▶ **PROBLEM DESCRIPTION**
Nothing but a full, exact copy of the data is needed.

▶ **TASK DATA**
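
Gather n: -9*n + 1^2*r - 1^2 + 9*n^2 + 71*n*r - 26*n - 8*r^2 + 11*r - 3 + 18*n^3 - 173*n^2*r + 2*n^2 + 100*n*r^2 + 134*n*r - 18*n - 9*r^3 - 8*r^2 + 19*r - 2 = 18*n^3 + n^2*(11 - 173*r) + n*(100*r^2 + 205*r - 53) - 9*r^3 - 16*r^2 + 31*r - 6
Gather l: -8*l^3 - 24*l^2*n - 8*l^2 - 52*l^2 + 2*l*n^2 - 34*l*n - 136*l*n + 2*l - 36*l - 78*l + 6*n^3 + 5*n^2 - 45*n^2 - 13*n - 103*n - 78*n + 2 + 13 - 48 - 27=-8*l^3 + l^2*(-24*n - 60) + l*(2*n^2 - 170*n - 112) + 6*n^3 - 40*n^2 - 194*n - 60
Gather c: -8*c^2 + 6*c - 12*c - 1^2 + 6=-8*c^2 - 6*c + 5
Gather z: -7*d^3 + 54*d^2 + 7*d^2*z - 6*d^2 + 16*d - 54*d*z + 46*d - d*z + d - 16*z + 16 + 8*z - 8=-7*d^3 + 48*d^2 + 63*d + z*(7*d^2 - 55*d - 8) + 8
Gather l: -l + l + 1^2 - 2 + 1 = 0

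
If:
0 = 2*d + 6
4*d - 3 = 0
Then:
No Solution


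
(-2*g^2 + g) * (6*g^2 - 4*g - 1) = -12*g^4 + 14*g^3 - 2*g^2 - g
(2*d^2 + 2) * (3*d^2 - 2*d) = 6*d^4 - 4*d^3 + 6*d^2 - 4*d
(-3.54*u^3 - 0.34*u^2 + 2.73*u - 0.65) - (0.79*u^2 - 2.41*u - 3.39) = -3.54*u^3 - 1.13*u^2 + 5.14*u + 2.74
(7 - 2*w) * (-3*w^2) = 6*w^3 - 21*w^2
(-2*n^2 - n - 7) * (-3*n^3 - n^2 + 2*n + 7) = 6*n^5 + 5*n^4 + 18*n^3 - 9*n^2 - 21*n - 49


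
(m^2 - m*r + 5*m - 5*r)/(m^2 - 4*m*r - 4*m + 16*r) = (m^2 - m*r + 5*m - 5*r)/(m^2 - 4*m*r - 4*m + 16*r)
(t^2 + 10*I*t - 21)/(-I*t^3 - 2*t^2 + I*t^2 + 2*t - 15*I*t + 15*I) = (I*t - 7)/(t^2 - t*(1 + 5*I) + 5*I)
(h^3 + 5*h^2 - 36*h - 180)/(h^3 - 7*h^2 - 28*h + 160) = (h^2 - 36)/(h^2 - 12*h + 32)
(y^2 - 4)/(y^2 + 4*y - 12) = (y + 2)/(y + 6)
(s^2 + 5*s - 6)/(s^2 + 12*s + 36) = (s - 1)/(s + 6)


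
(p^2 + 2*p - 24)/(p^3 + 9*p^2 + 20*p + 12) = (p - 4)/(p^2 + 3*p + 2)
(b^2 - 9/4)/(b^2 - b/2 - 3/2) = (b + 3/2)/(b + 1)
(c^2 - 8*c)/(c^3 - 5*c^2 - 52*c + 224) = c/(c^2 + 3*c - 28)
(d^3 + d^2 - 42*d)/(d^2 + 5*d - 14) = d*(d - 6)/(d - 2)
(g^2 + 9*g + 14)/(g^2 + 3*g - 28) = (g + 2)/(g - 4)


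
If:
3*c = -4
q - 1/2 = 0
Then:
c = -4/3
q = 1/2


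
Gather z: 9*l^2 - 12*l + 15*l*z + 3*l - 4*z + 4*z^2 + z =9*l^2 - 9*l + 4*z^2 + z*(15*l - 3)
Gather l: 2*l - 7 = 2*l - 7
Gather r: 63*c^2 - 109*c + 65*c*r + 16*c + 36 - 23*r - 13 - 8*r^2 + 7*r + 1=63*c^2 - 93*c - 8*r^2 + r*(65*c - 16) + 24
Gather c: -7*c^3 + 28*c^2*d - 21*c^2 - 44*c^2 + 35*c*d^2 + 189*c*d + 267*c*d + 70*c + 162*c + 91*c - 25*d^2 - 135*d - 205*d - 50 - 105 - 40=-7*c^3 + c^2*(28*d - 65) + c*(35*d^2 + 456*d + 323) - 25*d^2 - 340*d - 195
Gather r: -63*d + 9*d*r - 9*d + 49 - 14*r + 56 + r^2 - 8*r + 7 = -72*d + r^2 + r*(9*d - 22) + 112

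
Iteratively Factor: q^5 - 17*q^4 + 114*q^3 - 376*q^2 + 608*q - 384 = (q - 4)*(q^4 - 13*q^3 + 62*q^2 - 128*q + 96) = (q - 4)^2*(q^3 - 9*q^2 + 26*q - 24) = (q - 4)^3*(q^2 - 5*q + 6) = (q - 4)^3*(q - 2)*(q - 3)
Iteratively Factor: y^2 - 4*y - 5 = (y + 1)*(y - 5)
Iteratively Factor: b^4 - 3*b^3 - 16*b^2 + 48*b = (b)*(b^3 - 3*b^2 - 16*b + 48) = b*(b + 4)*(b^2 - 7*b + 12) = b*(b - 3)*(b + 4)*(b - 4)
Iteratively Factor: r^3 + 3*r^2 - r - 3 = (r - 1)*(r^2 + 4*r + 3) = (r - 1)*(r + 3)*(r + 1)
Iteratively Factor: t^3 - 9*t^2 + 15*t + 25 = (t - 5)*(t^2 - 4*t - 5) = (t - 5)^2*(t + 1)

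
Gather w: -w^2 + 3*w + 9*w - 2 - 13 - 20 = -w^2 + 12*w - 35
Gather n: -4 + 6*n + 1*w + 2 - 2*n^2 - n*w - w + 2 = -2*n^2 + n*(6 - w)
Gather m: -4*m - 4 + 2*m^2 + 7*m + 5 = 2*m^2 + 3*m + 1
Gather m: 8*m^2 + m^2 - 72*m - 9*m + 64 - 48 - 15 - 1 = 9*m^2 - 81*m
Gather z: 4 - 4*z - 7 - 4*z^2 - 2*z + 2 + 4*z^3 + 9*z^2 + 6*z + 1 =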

▶ **TASK RESPONSE**
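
Gather n: -9*n + 1^2*r - 1^2 + 9*n^2 + 71*n*r - 26*n - 8*r^2 + 11*r - 3 + 18*n^3 - 173*n^2*r + 2*n^2 + 100*n*r^2 + 134*n*r - 18*n - 9*r^3 - 8*r^2 + 19*r - 2 = 18*n^3 + n^2*(11 - 173*r) + n*(100*r^2 + 205*r - 53) - 9*r^3 - 16*r^2 + 31*r - 6
Gather l: -8*l^3 - 24*l^2*n - 8*l^2 - 52*l^2 + 2*l*n^2 - 34*l*n - 136*l*n + 2*l - 36*l - 78*l + 6*n^3 + 5*n^2 - 45*n^2 - 13*n - 103*n - 78*n + 2 + 13 - 48 - 27=-8*l^3 + l^2*(-24*n - 60) + l*(2*n^2 - 170*n - 112) + 6*n^3 - 40*n^2 - 194*n - 60
Gather c: -8*c^2 + 6*c - 12*c - 1^2 + 6=-8*c^2 - 6*c + 5
Gather z: -7*d^3 + 54*d^2 + 7*d^2*z - 6*d^2 + 16*d - 54*d*z + 46*d - d*z + d - 16*z + 16 + 8*z - 8=-7*d^3 + 48*d^2 + 63*d + z*(7*d^2 - 55*d - 8) + 8
Gather l: -l + l + 1^2 - 2 + 1 = 0

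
If:
0 = 2*d + 6
4*d - 3 = 0
Then:
No Solution


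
(-2*g^2 + g) * (6*g^2 - 4*g - 1) = -12*g^4 + 14*g^3 - 2*g^2 - g
(2*d^2 + 2) * (3*d^2 - 2*d) = 6*d^4 - 4*d^3 + 6*d^2 - 4*d
(-3.54*u^3 - 0.34*u^2 + 2.73*u - 0.65) - (0.79*u^2 - 2.41*u - 3.39) = -3.54*u^3 - 1.13*u^2 + 5.14*u + 2.74
(7 - 2*w) * (-3*w^2) = 6*w^3 - 21*w^2
(-2*n^2 - n - 7) * (-3*n^3 - n^2 + 2*n + 7) = 6*n^5 + 5*n^4 + 18*n^3 - 9*n^2 - 21*n - 49


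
(m^2 - m*r + 5*m - 5*r)/(m^2 - 4*m*r - 4*m + 16*r) = (m^2 - m*r + 5*m - 5*r)/(m^2 - 4*m*r - 4*m + 16*r)
(t^2 + 10*I*t - 21)/(-I*t^3 - 2*t^2 + I*t^2 + 2*t - 15*I*t + 15*I) = (I*t - 7)/(t^2 - t*(1 + 5*I) + 5*I)
(h^3 + 5*h^2 - 36*h - 180)/(h^3 - 7*h^2 - 28*h + 160) = (h^2 - 36)/(h^2 - 12*h + 32)
(y^2 - 4)/(y^2 + 4*y - 12) = (y + 2)/(y + 6)
(s^2 + 5*s - 6)/(s^2 + 12*s + 36) = (s - 1)/(s + 6)


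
(p^2 + 2*p - 24)/(p^3 + 9*p^2 + 20*p + 12) = (p - 4)/(p^2 + 3*p + 2)
(b^2 - 9/4)/(b^2 - b/2 - 3/2) = (b + 3/2)/(b + 1)
(c^2 - 8*c)/(c^3 - 5*c^2 - 52*c + 224) = c/(c^2 + 3*c - 28)
(d^3 + d^2 - 42*d)/(d^2 + 5*d - 14) = d*(d - 6)/(d - 2)
(g^2 + 9*g + 14)/(g^2 + 3*g - 28) = (g + 2)/(g - 4)


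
If:
3*c = -4
q - 1/2 = 0
Then:
c = -4/3
q = 1/2


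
Gather z: 9*l^2 - 12*l + 15*l*z + 3*l - 4*z + 4*z^2 + z =9*l^2 - 9*l + 4*z^2 + z*(15*l - 3)
Gather l: 2*l - 7 = 2*l - 7
Gather r: 63*c^2 - 109*c + 65*c*r + 16*c + 36 - 23*r - 13 - 8*r^2 + 7*r + 1=63*c^2 - 93*c - 8*r^2 + r*(65*c - 16) + 24
Gather c: -7*c^3 + 28*c^2*d - 21*c^2 - 44*c^2 + 35*c*d^2 + 189*c*d + 267*c*d + 70*c + 162*c + 91*c - 25*d^2 - 135*d - 205*d - 50 - 105 - 40=-7*c^3 + c^2*(28*d - 65) + c*(35*d^2 + 456*d + 323) - 25*d^2 - 340*d - 195
Gather r: -63*d + 9*d*r - 9*d + 49 - 14*r + 56 + r^2 - 8*r + 7 = -72*d + r^2 + r*(9*d - 22) + 112

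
Iteratively Factor: q^5 - 17*q^4 + 114*q^3 - 376*q^2 + 608*q - 384 = (q - 4)*(q^4 - 13*q^3 + 62*q^2 - 128*q + 96) = (q - 4)^2*(q^3 - 9*q^2 + 26*q - 24) = (q - 4)^3*(q^2 - 5*q + 6) = (q - 4)^3*(q - 2)*(q - 3)
Iteratively Factor: y^2 - 4*y - 5 = (y + 1)*(y - 5)
Iteratively Factor: b^4 - 3*b^3 - 16*b^2 + 48*b = (b)*(b^3 - 3*b^2 - 16*b + 48) = b*(b + 4)*(b^2 - 7*b + 12) = b*(b - 3)*(b + 4)*(b - 4)
Iteratively Factor: r^3 + 3*r^2 - r - 3 = (r - 1)*(r^2 + 4*r + 3) = (r - 1)*(r + 3)*(r + 1)
Iteratively Factor: t^3 - 9*t^2 + 15*t + 25 = (t - 5)*(t^2 - 4*t - 5) = (t - 5)^2*(t + 1)

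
Gather w: -w^2 + 3*w + 9*w - 2 - 13 - 20 = -w^2 + 12*w - 35
Gather n: -4 + 6*n + 1*w + 2 - 2*n^2 - n*w - w + 2 = -2*n^2 + n*(6 - w)
Gather m: -4*m - 4 + 2*m^2 + 7*m + 5 = 2*m^2 + 3*m + 1
Gather m: 8*m^2 + m^2 - 72*m - 9*m + 64 - 48 - 15 - 1 = 9*m^2 - 81*m
Gather z: 4 - 4*z - 7 - 4*z^2 - 2*z + 2 + 4*z^3 + 9*z^2 + 6*z + 1 =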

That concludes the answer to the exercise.